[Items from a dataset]
*****
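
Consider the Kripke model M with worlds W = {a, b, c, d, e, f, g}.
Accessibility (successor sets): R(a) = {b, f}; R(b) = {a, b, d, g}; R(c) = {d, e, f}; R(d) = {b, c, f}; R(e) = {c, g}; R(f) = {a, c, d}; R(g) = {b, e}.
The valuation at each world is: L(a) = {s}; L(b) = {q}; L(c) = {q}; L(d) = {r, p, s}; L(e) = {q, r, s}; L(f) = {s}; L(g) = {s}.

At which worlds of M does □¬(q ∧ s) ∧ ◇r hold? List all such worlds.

b, f

Let φ = □¬(q ∧ s) ∧ ◇r. Evaluate φ at each world:
  a (successors {b, f}): φ is false.
  b (successors {a, b, d, g}): φ is true.
  c (successors {d, e, f}): φ is false.
  d (successors {b, c, f}): φ is false.
  e (successors {c, g}): φ is false.
  f (successors {a, c, d}): φ is true.
  g (successors {b, e}): φ is false.
For instance, at b:
  At b: □¬(q ∧ s) is true, ◇r is true, so □¬(q ∧ s) ∧ ◇r is true.
    At b: □¬(q ∧ s) requires ¬(q ∧ s) at every successor {a, b, d, g}.
      At a: ¬(q ∧ s) is true.
      At b: ¬(q ∧ s) is true.
      At d: ¬(q ∧ s) is true.
      At g: ¬(q ∧ s) is true.
    So □¬(q ∧ s) is true at b.
    At b: ◇r requires r at some successor in {a, b, d, g}.
      r holds at d, so ◇r is true at b.
Satisfying worlds: {b, f}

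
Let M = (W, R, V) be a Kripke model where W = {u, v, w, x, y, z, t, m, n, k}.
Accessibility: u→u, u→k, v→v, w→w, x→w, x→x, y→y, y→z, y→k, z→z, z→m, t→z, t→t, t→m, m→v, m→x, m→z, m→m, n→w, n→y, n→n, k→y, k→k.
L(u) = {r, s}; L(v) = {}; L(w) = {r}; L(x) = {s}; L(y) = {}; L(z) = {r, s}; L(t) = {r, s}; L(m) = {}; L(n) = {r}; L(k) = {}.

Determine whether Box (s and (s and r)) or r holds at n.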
*****
What needs to be done:
When you reach the line containing "n→n, k→y, k→k." in the data above, retype it and each line after it through the final one, exactly as written.

Result of this exercise:
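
Accessibility: u→u, u→k, v→v, w→w, x→w, x→x, y→y, y→z, y→k, z→z, z→m, t→z, t→t, t→m, m→v, m→x, m→z, m→m, n→w, n→y, n→n, k→y, k→k.
L(u) = {r, s}; L(v) = {}; L(w) = {r}; L(x) = {s}; L(y) = {}; L(z) = {r, s}; L(t) = {r, s}; L(m) = {}; L(n) = {r}; L(k) = {}.

Determine whether Box (s and (s and r)) or r holds at n.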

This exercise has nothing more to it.